[Opening Material to process section]

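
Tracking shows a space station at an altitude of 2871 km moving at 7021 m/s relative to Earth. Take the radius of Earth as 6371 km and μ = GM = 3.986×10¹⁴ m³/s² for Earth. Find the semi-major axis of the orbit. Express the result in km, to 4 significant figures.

a ≈ 10780 km

r = 6371 + 2871 = 9242.0 km = 9.242×10⁶ m.
Specific orbital energy ε = v²/2 − μ/r = (7021)²/2 − 3.986×10¹⁴/9.242×10⁶ = -1.848×10⁷ J/kg.
Since ε = −μ/(2a), a = −μ/(2ε) = 1.078×10⁷ m = 10783 km.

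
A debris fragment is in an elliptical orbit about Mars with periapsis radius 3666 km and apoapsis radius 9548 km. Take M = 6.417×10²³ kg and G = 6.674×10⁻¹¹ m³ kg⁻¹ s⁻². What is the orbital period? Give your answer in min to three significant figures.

T ≈ 272 min

μ = GM = 6.674×10⁻¹¹ × 6.417×10²³ = 4.283×10¹³ m³/s².
Semi-major axis a = (r_p + r_a)/2 = (3666.0 + 9548.0)/2 = 6607.0 km = 6.607×10⁶ m.
By Kepler's third law T = 2π√(a³/μ) = 2π × 2.595×10³ = 1.631×10⁴ s.
= 271.8 min.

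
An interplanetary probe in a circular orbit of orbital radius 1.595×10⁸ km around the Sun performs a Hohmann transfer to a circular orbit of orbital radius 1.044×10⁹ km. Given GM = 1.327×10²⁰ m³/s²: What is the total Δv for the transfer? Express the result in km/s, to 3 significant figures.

Δv_total ≈ 14.6 km/s

r₁ = 1.595×10⁸ km = 1.595×10¹¹ m.
r₂ = 1.044×10⁹ km = 1.044×10¹² m.
Transfer ellipse a_t = (r₁ + r₂)/2 = 6.018×10¹¹ m.
At r₁: circular v_c1 = √(μ/r₁) = 28840 m/s; transfer-perihelion v_p = √[μ(2/r₁ − 1/a_t)] = 37990 m/s.
Δv₁ = v_p − v_c1 = 9148 m/s.
At r₂: circular v_c2 = √(μ/r₂) = 11270 m/s; transfer-aphelion v_a = √[μ(2/r₂ − 1/a_t)] = 5804 m/s.
Δv₂ = v_c2 − v_a = 5470 m/s.
Total Δv = Δv₁ + Δv₂ = 14620 m/s = 14.62 km/s.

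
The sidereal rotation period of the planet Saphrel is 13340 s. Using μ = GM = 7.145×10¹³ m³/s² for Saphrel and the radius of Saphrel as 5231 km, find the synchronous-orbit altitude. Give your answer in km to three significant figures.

h_sync ≈ 1620 km

A synchronous orbit has period T, so by Kepler's third law a = (μT²/4π²)^(1/3).
μT²/4π² = 7.145×10¹³ × (1.334×10⁴)² / 39.48 = 3.221×10²⁰ m³.
a = 6.855×10⁶ m = 6854.6 km.
Altitude h = a − R = 6854.6 − 5231 = 1623.6 km.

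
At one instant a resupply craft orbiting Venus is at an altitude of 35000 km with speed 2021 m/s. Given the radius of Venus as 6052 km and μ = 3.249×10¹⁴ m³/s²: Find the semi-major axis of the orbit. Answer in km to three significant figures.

r = 6052 + 35000 = 41052 km = 4.105×10⁷ m.
Vis-viva rearranged: 1/a = 2/r − v²/μ = 4.872×10⁻⁸ − 1.257×10⁻⁸ = 3.615×10⁻⁸ m⁻¹.
a = 2.766×10⁷ m = 27665 km.

a ≈ 27700 km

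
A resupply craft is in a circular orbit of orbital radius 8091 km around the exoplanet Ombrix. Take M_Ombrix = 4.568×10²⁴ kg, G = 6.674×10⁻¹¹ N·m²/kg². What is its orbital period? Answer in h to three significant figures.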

[Closing Material to process section]

### [What is required]
Would you please reproduce all of the lines above exactly?

### [Response to the exercise]
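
Tracking shows a space station at an altitude of 2871 km moving at 7021 m/s relative to Earth. Take the radius of Earth as 6371 km and μ = GM = 3.986×10¹⁴ m³/s² for Earth. Find the semi-major axis of the orbit. Express the result in km, to 4 significant figures.

a ≈ 10780 km

r = 6371 + 2871 = 9242.0 km = 9.242×10⁶ m.
Specific orbital energy ε = v²/2 − μ/r = (7021)²/2 − 3.986×10¹⁴/9.242×10⁶ = -1.848×10⁷ J/kg.
Since ε = −μ/(2a), a = −μ/(2ε) = 1.078×10⁷ m = 10783 km.

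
A debris fragment is in an elliptical orbit about Mars with periapsis radius 3666 km and apoapsis radius 9548 km. Take M = 6.417×10²³ kg and G = 6.674×10⁻¹¹ m³ kg⁻¹ s⁻². What is the orbital period? Give your answer in min to three significant figures.

T ≈ 272 min

μ = GM = 6.674×10⁻¹¹ × 6.417×10²³ = 4.283×10¹³ m³/s².
Semi-major axis a = (r_p + r_a)/2 = (3666.0 + 9548.0)/2 = 6607.0 km = 6.607×10⁶ m.
By Kepler's third law T = 2π√(a³/μ) = 2π × 2.595×10³ = 1.631×10⁴ s.
= 271.8 min.

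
An interplanetary probe in a circular orbit of orbital radius 1.595×10⁸ km around the Sun performs a Hohmann transfer to a circular orbit of orbital radius 1.044×10⁹ km. Given GM = 1.327×10²⁰ m³/s²: What is the total Δv for the transfer? Express the result in km/s, to 3 significant figures.

Δv_total ≈ 14.6 km/s

r₁ = 1.595×10⁸ km = 1.595×10¹¹ m.
r₂ = 1.044×10⁹ km = 1.044×10¹² m.
Transfer ellipse a_t = (r₁ + r₂)/2 = 6.018×10¹¹ m.
At r₁: circular v_c1 = √(μ/r₁) = 28840 m/s; transfer-perihelion v_p = √[μ(2/r₁ − 1/a_t)] = 37990 m/s.
Δv₁ = v_p − v_c1 = 9148 m/s.
At r₂: circular v_c2 = √(μ/r₂) = 11270 m/s; transfer-aphelion v_a = √[μ(2/r₂ − 1/a_t)] = 5804 m/s.
Δv₂ = v_c2 − v_a = 5470 m/s.
Total Δv = Δv₁ + Δv₂ = 14620 m/s = 14.62 km/s.

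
The sidereal rotation period of the planet Saphrel is 13340 s. Using μ = GM = 7.145×10¹³ m³/s² for Saphrel and the radius of Saphrel as 5231 km, find the synchronous-orbit altitude. Give your answer in km to three significant figures.

h_sync ≈ 1620 km

A synchronous orbit has period T, so by Kepler's third law a = (μT²/4π²)^(1/3).
μT²/4π² = 7.145×10¹³ × (1.334×10⁴)² / 39.48 = 3.221×10²⁰ m³.
a = 6.855×10⁶ m = 6854.6 km.
Altitude h = a − R = 6854.6 − 5231 = 1623.6 km.

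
At one instant a resupply craft orbiting Venus is at an altitude of 35000 km with speed 2021 m/s. Given the radius of Venus as 6052 km and μ = 3.249×10¹⁴ m³/s²: Find the semi-major axis of the orbit. Answer in km to three significant figures.

r = 6052 + 35000 = 41052 km = 4.105×10⁷ m.
Vis-viva rearranged: 1/a = 2/r − v²/μ = 4.872×10⁻⁸ − 1.257×10⁻⁸ = 3.615×10⁻⁸ m⁻¹.
a = 2.766×10⁷ m = 27665 km.

a ≈ 27700 km

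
A resupply craft is in a circular orbit of orbital radius 8091 km around the exoplanet Ombrix. Take M_Ombrix = 4.568×10²⁴ kg, G = 6.674×10⁻¹¹ N·m²/kg². What is its orbital period? Answer in h to three significant figures.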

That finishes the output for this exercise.